Stored data entries:
= Beginning of Section =

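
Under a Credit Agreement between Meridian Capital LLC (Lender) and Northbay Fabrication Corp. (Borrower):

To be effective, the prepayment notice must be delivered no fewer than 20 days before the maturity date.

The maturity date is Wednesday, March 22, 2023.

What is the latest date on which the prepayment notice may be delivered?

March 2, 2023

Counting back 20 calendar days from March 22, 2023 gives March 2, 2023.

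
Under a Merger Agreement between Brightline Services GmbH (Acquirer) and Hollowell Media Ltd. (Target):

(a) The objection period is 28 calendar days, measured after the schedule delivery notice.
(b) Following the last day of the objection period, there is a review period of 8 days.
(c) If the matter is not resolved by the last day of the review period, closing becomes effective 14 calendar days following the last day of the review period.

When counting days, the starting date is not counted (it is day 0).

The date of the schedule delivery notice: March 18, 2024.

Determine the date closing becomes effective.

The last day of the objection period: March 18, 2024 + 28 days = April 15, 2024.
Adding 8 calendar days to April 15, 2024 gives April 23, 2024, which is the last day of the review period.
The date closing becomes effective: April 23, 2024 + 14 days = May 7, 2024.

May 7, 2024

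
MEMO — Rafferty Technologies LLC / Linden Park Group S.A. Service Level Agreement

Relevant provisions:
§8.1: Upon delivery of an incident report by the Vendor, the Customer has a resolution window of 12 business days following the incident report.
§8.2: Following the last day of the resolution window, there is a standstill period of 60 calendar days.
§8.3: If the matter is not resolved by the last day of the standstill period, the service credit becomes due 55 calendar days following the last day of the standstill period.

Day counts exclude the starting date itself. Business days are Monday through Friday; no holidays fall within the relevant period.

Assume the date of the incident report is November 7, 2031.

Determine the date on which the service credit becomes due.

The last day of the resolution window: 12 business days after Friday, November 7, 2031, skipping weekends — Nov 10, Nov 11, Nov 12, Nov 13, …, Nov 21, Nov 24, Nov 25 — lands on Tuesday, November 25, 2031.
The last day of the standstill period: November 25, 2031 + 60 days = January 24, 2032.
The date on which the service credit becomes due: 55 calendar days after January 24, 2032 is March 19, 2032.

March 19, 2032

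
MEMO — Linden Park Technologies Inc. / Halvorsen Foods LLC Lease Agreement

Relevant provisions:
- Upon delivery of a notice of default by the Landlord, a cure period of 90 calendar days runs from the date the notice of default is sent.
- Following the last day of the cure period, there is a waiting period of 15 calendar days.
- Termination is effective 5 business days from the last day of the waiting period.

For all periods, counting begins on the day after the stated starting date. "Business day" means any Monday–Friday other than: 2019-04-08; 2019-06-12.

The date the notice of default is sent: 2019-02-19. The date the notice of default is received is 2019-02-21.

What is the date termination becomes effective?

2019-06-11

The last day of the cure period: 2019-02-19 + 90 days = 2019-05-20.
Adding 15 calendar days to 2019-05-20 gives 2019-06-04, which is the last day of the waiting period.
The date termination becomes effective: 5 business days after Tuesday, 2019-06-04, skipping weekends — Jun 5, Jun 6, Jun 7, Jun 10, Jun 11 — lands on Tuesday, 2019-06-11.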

= End of Section =
= Beginning of Section =

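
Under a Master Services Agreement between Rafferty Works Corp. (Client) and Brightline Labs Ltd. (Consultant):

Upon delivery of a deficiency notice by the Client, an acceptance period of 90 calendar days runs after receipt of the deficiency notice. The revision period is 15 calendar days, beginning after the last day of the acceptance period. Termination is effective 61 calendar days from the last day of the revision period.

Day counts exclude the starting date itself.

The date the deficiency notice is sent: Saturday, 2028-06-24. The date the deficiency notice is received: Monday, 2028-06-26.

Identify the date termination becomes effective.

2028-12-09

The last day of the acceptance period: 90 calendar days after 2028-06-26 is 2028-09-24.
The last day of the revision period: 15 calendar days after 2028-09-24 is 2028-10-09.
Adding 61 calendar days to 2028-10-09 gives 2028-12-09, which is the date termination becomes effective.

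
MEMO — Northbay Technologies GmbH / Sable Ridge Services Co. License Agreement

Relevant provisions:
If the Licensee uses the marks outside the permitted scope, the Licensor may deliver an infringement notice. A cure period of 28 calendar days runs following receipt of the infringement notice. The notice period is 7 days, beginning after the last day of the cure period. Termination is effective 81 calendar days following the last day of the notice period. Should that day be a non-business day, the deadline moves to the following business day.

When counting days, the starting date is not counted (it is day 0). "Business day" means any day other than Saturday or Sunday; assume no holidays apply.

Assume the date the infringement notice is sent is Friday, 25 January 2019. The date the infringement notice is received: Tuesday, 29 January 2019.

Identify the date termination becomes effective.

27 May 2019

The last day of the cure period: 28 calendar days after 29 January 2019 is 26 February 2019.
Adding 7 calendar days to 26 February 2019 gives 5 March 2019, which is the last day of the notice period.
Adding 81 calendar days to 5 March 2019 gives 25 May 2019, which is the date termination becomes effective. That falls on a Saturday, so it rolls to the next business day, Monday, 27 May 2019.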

= End of Section =
= Beginning of Section =

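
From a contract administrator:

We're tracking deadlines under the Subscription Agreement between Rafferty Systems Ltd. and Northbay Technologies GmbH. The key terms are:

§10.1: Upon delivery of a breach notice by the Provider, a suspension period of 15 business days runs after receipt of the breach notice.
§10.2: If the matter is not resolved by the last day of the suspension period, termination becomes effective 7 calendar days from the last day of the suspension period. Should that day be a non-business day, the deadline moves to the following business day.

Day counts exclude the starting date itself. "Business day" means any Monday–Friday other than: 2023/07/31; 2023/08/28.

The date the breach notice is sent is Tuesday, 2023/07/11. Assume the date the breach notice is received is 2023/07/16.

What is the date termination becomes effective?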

= End of Section =

### What you are asked to do:
Reproduce only the lines above spanning from the line containing "Under a Credit" through the line containing "(b) Following the", word for word.

### Result of the task:
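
Under a Credit Agreement between Meridian Capital LLC (Lender) and Northbay Fabrication Corp. (Borrower):

To be effective, the prepayment notice must be delivered no fewer than 20 days before the maturity date.

The maturity date is Wednesday, March 22, 2023.

What is the latest date on which the prepayment notice may be delivered?

March 2, 2023

Counting back 20 calendar days from March 22, 2023 gives March 2, 2023.

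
Under a Merger Agreement between Brightline Services GmbH (Acquirer) and Hollowell Media Ltd. (Target):

(a) The objection period is 28 calendar days, measured after the schedule delivery notice.
(b) Following the last day of the objection period, there is a review period of 8 days.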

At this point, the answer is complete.